• _DATA IN THIS EXERCISE_
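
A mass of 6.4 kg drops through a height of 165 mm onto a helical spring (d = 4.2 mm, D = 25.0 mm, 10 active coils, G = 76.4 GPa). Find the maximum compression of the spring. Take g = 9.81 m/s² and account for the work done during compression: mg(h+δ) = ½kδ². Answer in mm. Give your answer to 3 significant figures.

36.5 mm

k = Gd⁴/(8D³N_a) = (76.4×10³)(4.2⁴)/(8·25.0³·10) = 19.019 N/mm
W = mg = 6.4 × 9.81 = 62.784 N
½kδ² − Wδ − Wh = 0 → δ = (W + √(W² + 2kWh))/k
δ = (62.784 + √(3941.8 + 394043))/19.019 = (62.784 + 630.86)/19.019 = 36.472 mm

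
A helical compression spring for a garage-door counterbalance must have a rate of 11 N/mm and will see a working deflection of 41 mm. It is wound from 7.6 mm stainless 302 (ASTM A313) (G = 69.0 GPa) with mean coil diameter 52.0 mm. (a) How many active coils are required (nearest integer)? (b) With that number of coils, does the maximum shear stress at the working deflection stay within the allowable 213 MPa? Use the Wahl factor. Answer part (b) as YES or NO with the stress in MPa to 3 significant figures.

(a) 19 coils; (b) YES, τ_max = 162 MPa

N_a = Gd⁴/(8D³k) = (69.0×10³)(7.6⁴)/(8·52.0³·11) = 18.6 → N_a = 19
Actual rate k = Gd⁴/(8D³·19) = 10.771 N/mm
Working load F = kδ = 10.771·41 = 441.6 N
C = 52.0/7.6 = 6.8421; K_W = (4C−1)/(4C−4)+0.615/C = 1.2183
τ_max = K_W·8FD/(πd³) = 1.2183·133.21 = 162.28 MPa
τ_max ≤ 213 MPa → acceptable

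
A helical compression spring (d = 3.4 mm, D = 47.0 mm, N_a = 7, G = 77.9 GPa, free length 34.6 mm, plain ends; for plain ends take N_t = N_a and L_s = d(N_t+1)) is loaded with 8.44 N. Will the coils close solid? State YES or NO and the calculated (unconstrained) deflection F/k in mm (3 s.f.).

k = Gd⁴/(8D³N_a) = (77.9×10³)(3.4⁴)/(8·47.0³·7) = 1.7905 N/mm
N_t = 7; L_s = 3.4·8 = 27.2 mm; δ_solid = L₀ − L_s = 34.6 − 27.2 = 7.4 mm
δ = F/k = 8.44/1.7905 = 4.7138 mm
δ < δ_solid → spring does not go solid

NO, δ = 4.71 mm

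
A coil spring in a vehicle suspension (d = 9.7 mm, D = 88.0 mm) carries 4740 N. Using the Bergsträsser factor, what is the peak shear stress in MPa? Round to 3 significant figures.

1340 MPa

Spring index C = D/d = 88.0/9.7 = 9.0722
K_B = (4C+2)/(4C−3) = 38.289/33.289 = 1.1502
τ₀ = 8FD/(πd³) = 8·4740·88.0/(π·9.7³) = 3.33696e+06/2867.2 = 1163.8 MPa
τ_max = K·τ₀ = 1.1502 × 1163.8 = 1338.6 MPa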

• _WORK REQUIRED_
Without omitting anything, set down all the entries above again.

• _REPLY_
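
A mass of 6.4 kg drops through a height of 165 mm onto a helical spring (d = 4.2 mm, D = 25.0 mm, 10 active coils, G = 76.4 GPa). Find the maximum compression of the spring. Take g = 9.81 m/s² and account for the work done during compression: mg(h+δ) = ½kδ². Answer in mm. Give your answer to 3 significant figures.

36.5 mm

k = Gd⁴/(8D³N_a) = (76.4×10³)(4.2⁴)/(8·25.0³·10) = 19.019 N/mm
W = mg = 6.4 × 9.81 = 62.784 N
½kδ² − Wδ − Wh = 0 → δ = (W + √(W² + 2kWh))/k
δ = (62.784 + √(3941.8 + 394043))/19.019 = (62.784 + 630.86)/19.019 = 36.472 mm

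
A helical compression spring for a garage-door counterbalance must have a rate of 11 N/mm and will see a working deflection of 41 mm. It is wound from 7.6 mm stainless 302 (ASTM A313) (G = 69.0 GPa) with mean coil diameter 52.0 mm. (a) How many active coils are required (nearest integer)? (b) With that number of coils, does the maximum shear stress at the working deflection stay within the allowable 213 MPa? Use the Wahl factor. Answer part (b) as YES or NO with the stress in MPa to 3 significant figures.

(a) 19 coils; (b) YES, τ_max = 162 MPa

N_a = Gd⁴/(8D³k) = (69.0×10³)(7.6⁴)/(8·52.0³·11) = 18.6 → N_a = 19
Actual rate k = Gd⁴/(8D³·19) = 10.771 N/mm
Working load F = kδ = 10.771·41 = 441.6 N
C = 52.0/7.6 = 6.8421; K_W = (4C−1)/(4C−4)+0.615/C = 1.2183
τ_max = K_W·8FD/(πd³) = 1.2183·133.21 = 162.28 MPa
τ_max ≤ 213 MPa → acceptable

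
A helical compression spring (d = 3.4 mm, D = 47.0 mm, N_a = 7, G = 77.9 GPa, free length 34.6 mm, plain ends; for plain ends take N_t = N_a and L_s = d(N_t+1)) is loaded with 8.44 N. Will the coils close solid? State YES or NO and the calculated (unconstrained) deflection F/k in mm (3 s.f.).

k = Gd⁴/(8D³N_a) = (77.9×10³)(3.4⁴)/(8·47.0³·7) = 1.7905 N/mm
N_t = 7; L_s = 3.4·8 = 27.2 mm; δ_solid = L₀ − L_s = 34.6 − 27.2 = 7.4 mm
δ = F/k = 8.44/1.7905 = 4.7138 mm
δ < δ_solid → spring does not go solid

NO, δ = 4.71 mm

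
A coil spring in a vehicle suspension (d = 9.7 mm, D = 88.0 mm) carries 4740 N. Using the Bergsträsser factor, what is the peak shear stress in MPa? Round to 3 significant figures.

1340 MPa

Spring index C = D/d = 88.0/9.7 = 9.0722
K_B = (4C+2)/(4C−3) = 38.289/33.289 = 1.1502
τ₀ = 8FD/(πd³) = 8·4740·88.0/(π·9.7³) = 3.33696e+06/2867.2 = 1163.8 MPa
τ_max = K·τ₀ = 1.1502 × 1163.8 = 1338.6 MPa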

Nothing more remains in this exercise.